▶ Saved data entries

Content starts

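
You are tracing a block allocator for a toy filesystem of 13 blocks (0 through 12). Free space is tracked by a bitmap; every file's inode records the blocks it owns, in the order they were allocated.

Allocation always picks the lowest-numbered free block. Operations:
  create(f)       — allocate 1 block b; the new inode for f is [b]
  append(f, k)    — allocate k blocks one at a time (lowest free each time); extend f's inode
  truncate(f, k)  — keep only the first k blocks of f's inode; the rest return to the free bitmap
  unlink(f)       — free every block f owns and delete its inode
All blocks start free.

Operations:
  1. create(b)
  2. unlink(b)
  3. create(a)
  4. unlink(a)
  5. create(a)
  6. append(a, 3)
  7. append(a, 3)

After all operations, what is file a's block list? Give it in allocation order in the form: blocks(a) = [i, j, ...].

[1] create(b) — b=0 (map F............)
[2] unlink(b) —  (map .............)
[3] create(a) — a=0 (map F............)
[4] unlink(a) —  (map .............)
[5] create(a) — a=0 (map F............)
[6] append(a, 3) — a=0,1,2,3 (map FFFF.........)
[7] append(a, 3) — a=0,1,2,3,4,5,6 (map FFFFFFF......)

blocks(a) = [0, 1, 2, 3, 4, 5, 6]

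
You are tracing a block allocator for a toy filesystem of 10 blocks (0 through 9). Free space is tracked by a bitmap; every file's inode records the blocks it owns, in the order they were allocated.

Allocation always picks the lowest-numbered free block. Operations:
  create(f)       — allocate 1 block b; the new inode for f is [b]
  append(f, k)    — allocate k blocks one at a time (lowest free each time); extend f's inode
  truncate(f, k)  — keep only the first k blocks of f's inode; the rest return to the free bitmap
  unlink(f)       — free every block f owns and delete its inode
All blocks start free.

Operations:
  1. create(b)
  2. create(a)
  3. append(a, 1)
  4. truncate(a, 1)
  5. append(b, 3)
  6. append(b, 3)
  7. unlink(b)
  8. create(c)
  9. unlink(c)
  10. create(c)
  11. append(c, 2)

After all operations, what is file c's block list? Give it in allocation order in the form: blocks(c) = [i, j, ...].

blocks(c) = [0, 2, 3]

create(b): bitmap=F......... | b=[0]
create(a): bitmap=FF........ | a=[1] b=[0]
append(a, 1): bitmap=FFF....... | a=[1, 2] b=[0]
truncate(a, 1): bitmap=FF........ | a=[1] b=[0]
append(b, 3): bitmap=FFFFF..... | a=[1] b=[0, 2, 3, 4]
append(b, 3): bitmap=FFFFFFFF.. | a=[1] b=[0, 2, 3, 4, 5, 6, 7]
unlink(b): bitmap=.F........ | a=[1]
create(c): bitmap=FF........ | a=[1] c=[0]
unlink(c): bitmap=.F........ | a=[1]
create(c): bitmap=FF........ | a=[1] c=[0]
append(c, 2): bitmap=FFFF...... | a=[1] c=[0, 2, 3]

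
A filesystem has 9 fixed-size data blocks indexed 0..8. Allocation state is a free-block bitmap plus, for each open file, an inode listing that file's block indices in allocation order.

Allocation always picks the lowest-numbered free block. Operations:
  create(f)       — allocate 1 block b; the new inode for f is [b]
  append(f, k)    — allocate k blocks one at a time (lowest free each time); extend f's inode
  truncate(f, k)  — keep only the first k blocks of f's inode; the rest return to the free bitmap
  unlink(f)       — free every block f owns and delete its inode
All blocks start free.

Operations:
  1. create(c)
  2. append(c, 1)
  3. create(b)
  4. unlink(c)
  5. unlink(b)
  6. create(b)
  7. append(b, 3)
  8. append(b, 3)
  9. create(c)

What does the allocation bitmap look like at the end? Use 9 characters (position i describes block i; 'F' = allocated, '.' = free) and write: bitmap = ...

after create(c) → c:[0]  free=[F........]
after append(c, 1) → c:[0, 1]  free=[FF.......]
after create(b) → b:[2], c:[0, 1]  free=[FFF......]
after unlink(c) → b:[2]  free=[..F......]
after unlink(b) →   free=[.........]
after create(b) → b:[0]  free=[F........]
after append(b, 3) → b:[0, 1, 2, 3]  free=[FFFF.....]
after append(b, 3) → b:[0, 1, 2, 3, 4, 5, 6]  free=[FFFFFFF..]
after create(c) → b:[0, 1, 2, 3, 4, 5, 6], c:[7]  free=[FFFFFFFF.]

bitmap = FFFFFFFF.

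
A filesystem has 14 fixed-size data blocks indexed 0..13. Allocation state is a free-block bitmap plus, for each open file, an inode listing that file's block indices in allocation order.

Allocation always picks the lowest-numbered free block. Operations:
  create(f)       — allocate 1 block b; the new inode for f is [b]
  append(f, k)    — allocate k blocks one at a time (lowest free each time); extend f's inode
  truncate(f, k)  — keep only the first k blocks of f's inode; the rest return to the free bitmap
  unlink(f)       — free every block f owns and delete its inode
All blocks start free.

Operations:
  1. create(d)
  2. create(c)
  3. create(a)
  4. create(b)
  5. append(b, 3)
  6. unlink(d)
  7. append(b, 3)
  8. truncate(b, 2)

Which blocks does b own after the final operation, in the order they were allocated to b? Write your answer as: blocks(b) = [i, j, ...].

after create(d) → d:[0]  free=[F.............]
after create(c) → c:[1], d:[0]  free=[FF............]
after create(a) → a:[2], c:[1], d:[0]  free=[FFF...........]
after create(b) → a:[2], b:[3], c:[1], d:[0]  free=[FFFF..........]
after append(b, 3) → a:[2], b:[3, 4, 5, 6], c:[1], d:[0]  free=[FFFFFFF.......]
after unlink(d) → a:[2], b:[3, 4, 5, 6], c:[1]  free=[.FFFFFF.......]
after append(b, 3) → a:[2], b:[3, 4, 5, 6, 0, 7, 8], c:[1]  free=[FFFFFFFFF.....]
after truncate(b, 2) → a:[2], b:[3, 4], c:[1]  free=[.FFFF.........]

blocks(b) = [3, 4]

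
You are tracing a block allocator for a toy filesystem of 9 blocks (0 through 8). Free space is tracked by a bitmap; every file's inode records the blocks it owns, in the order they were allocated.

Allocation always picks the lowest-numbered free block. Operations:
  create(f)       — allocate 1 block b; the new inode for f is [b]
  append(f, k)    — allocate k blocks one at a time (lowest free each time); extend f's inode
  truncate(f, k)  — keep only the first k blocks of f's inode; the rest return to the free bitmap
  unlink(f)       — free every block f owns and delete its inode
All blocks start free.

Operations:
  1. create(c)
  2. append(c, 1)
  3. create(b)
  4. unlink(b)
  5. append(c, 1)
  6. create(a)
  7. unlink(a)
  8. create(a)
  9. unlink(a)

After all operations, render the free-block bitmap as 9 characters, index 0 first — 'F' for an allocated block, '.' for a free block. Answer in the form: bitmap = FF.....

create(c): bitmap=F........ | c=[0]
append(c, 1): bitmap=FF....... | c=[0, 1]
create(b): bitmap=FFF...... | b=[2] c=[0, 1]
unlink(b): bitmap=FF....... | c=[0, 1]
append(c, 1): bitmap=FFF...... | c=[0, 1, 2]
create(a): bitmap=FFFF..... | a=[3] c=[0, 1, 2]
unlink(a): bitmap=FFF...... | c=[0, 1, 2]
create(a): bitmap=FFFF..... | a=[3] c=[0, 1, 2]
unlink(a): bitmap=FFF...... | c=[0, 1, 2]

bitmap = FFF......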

Content ends

All of the records are to be reproduced exactly as they were given.

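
You are tracing a block allocator for a toy filesystem of 13 blocks (0 through 12). Free space is tracked by a bitmap; every file's inode records the blocks it owns, in the order they were allocated.

Allocation always picks the lowest-numbered free block. Operations:
  create(f)       — allocate 1 block b; the new inode for f is [b]
  append(f, k)    — allocate k blocks one at a time (lowest free each time); extend f's inode
  truncate(f, k)  — keep only the first k blocks of f's inode; the rest return to the free bitmap
  unlink(f)       — free every block f owns and delete its inode
All blocks start free.

Operations:
  1. create(b)
  2. unlink(b)
  3. create(a)
  4. unlink(a)
  5. create(a)
  6. append(a, 3)
  7. append(a, 3)

After all operations, what is file a's block list? Give it in allocation order in the form: blocks(a) = [i, j, ...].

[1] create(b) — b=0 (map F............)
[2] unlink(b) —  (map .............)
[3] create(a) — a=0 (map F............)
[4] unlink(a) —  (map .............)
[5] create(a) — a=0 (map F............)
[6] append(a, 3) — a=0,1,2,3 (map FFFF.........)
[7] append(a, 3) — a=0,1,2,3,4,5,6 (map FFFFFFF......)

blocks(a) = [0, 1, 2, 3, 4, 5, 6]

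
You are tracing a block allocator for a toy filesystem of 10 blocks (0 through 9). Free space is tracked by a bitmap; every file's inode records the blocks it owns, in the order they were allocated.

Allocation always picks the lowest-numbered free block. Operations:
  create(f)       — allocate 1 block b; the new inode for f is [b]
  append(f, k)    — allocate k blocks one at a time (lowest free each time); extend f's inode
  truncate(f, k)  — keep only the first k blocks of f's inode; the rest return to the free bitmap
  unlink(f)       — free every block f owns and delete its inode
All blocks start free.

Operations:
  1. create(b)
  2. create(a)
  3. append(a, 1)
  4. truncate(a, 1)
  5. append(b, 3)
  6. append(b, 3)
  7. unlink(b)
  8. create(c)
  9. unlink(c)
  10. create(c)
  11. append(c, 2)

After all operations, what is file c's block list? Give it in allocation order in the form: blocks(c) = [i, j, ...].

blocks(c) = [0, 2, 3]

create(b): bitmap=F......... | b=[0]
create(a): bitmap=FF........ | a=[1] b=[0]
append(a, 1): bitmap=FFF....... | a=[1, 2] b=[0]
truncate(a, 1): bitmap=FF........ | a=[1] b=[0]
append(b, 3): bitmap=FFFFF..... | a=[1] b=[0, 2, 3, 4]
append(b, 3): bitmap=FFFFFFFF.. | a=[1] b=[0, 2, 3, 4, 5, 6, 7]
unlink(b): bitmap=.F........ | a=[1]
create(c): bitmap=FF........ | a=[1] c=[0]
unlink(c): bitmap=.F........ | a=[1]
create(c): bitmap=FF........ | a=[1] c=[0]
append(c, 2): bitmap=FFFF...... | a=[1] c=[0, 2, 3]

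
A filesystem has 9 fixed-size data blocks indexed 0..8. Allocation state is a free-block bitmap plus, for each open file, an inode listing that file's block indices in allocation order.

Allocation always picks the lowest-numbered free block. Operations:
  create(f)       — allocate 1 block b; the new inode for f is [b]
  append(f, k)    — allocate k blocks one at a time (lowest free each time); extend f's inode
  truncate(f, k)  — keep only the first k blocks of f's inode; the rest return to the free bitmap
  unlink(f)       — free every block f owns and delete its inode
All blocks start free.

Operations:
  1. create(c)
  2. append(c, 1)
  3. create(b)
  4. unlink(c)
  5. unlink(b)
  6. create(b)
  7. append(b, 3)
  8. append(b, 3)
  9. create(c)

What does the allocation bitmap look like at the end? Use 9 characters (position i describes block i; 'F' = allocated, '.' = free) and write: bitmap = ...

after create(c) → c:[0]  free=[F........]
after append(c, 1) → c:[0, 1]  free=[FF.......]
after create(b) → b:[2], c:[0, 1]  free=[FFF......]
after unlink(c) → b:[2]  free=[..F......]
after unlink(b) →   free=[.........]
after create(b) → b:[0]  free=[F........]
after append(b, 3) → b:[0, 1, 2, 3]  free=[FFFF.....]
after append(b, 3) → b:[0, 1, 2, 3, 4, 5, 6]  free=[FFFFFFF..]
after create(c) → b:[0, 1, 2, 3, 4, 5, 6], c:[7]  free=[FFFFFFFF.]

bitmap = FFFFFFFF.

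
A filesystem has 14 fixed-size data blocks indexed 0..13. Allocation state is a free-block bitmap plus, for each open file, an inode listing that file's block indices in allocation order.

Allocation always picks the lowest-numbered free block. Operations:
  create(f)       — allocate 1 block b; the new inode for f is [b]
  append(f, k)    — allocate k blocks one at a time (lowest free each time); extend f's inode
  truncate(f, k)  — keep only the first k blocks of f's inode; the rest return to the free bitmap
  unlink(f)       — free every block f owns and delete its inode
All blocks start free.

Operations:
  1. create(d)
  2. create(c)
  3. create(a)
  4. create(b)
  5. append(b, 3)
  6. unlink(d)
  7. append(b, 3)
  8. truncate(b, 2)

Which blocks does b own after the final operation, in the order they were allocated to b? Write your answer as: blocks(b) = [i, j, ...].

after create(d) → d:[0]  free=[F.............]
after create(c) → c:[1], d:[0]  free=[FF............]
after create(a) → a:[2], c:[1], d:[0]  free=[FFF...........]
after create(b) → a:[2], b:[3], c:[1], d:[0]  free=[FFFF..........]
after append(b, 3) → a:[2], b:[3, 4, 5, 6], c:[1], d:[0]  free=[FFFFFFF.......]
after unlink(d) → a:[2], b:[3, 4, 5, 6], c:[1]  free=[.FFFFFF.......]
after append(b, 3) → a:[2], b:[3, 4, 5, 6, 0, 7, 8], c:[1]  free=[FFFFFFFFF.....]
after truncate(b, 2) → a:[2], b:[3, 4], c:[1]  free=[.FFFF.........]

blocks(b) = [3, 4]

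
You are tracing a block allocator for a toy filesystem of 9 blocks (0 through 8). Free space is tracked by a bitmap; every file's inode records the blocks it owns, in the order they were allocated.

Allocation always picks the lowest-numbered free block. Operations:
  create(f)       — allocate 1 block b; the new inode for f is [b]
  append(f, k)    — allocate k blocks one at a time (lowest free each time); extend f's inode
  truncate(f, k)  — keep only the first k blocks of f's inode; the rest return to the free bitmap
  unlink(f)       — free every block f owns and delete its inode
All blocks start free.

Operations:
  1. create(c)
  2. append(c, 1)
  3. create(b)
  4. unlink(b)
  5. append(c, 1)
  6. create(a)
  7. unlink(a)
  8. create(a)
  9. unlink(a)

After all operations, render the free-block bitmap as 9 characters, index 0 first — 'F' for an allocated block, '.' for a free block. Answer in the form: bitmap = FF.....

create(c): bitmap=F........ | c=[0]
append(c, 1): bitmap=FF....... | c=[0, 1]
create(b): bitmap=FFF...... | b=[2] c=[0, 1]
unlink(b): bitmap=FF....... | c=[0, 1]
append(c, 1): bitmap=FFF...... | c=[0, 1, 2]
create(a): bitmap=FFFF..... | a=[3] c=[0, 1, 2]
unlink(a): bitmap=FFF...... | c=[0, 1, 2]
create(a): bitmap=FFFF..... | a=[3] c=[0, 1, 2]
unlink(a): bitmap=FFF...... | c=[0, 1, 2]

bitmap = FFF......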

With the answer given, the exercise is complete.